# INPUT:
* * * * * * *

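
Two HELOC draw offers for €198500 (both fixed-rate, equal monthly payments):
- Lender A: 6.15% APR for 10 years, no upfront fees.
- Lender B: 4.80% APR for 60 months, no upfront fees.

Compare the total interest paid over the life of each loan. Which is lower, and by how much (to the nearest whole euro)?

Lender B by €42,582

Lender A: at 6.15% the monthly rate is 0.0051250, so the payment is 198,500 × 0.0051250 / (1 − 1.0051250^−120) = €2,218.74.
Total interest on Lender A = 120 × €2,218.74 − €198,500 = €67,748.80.
Lender B: monthly rate = 4.8%/12 = 0.0040000; payment = 198,500 × 0.0040000 / (1 − (1+0.0040000)^−60) = €3,727.78.
Total interest on Lender B = 60 × €3,727.78 − €198,500 = €25,166.80.
Lender B is lower by €42,582.00.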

* * * * * * *

# WORK REQUIRED:
Copy exactly the line that contains "- Lender B: 4.80%" and all lines after it in the listing above, through the final line, and nothing else.

# COMPLETED TASK:
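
- Lender B: 4.80% APR for 60 months, no upfront fees.

Compare the total interest paid over the life of each loan. Which is lower, and by how much (to the nearest whole euro)?

Lender B by €42,582

Lender A: at 6.15% the monthly rate is 0.0051250, so the payment is 198,500 × 0.0051250 / (1 − 1.0051250^−120) = €2,218.74.
Total interest on Lender A = 120 × €2,218.74 − €198,500 = €67,748.80.
Lender B: monthly rate = 4.8%/12 = 0.0040000; payment = 198,500 × 0.0040000 / (1 − (1+0.0040000)^−60) = €3,727.78.
Total interest on Lender B = 60 × €3,727.78 − €198,500 = €25,166.80.
Lender B is lower by €42,582.00.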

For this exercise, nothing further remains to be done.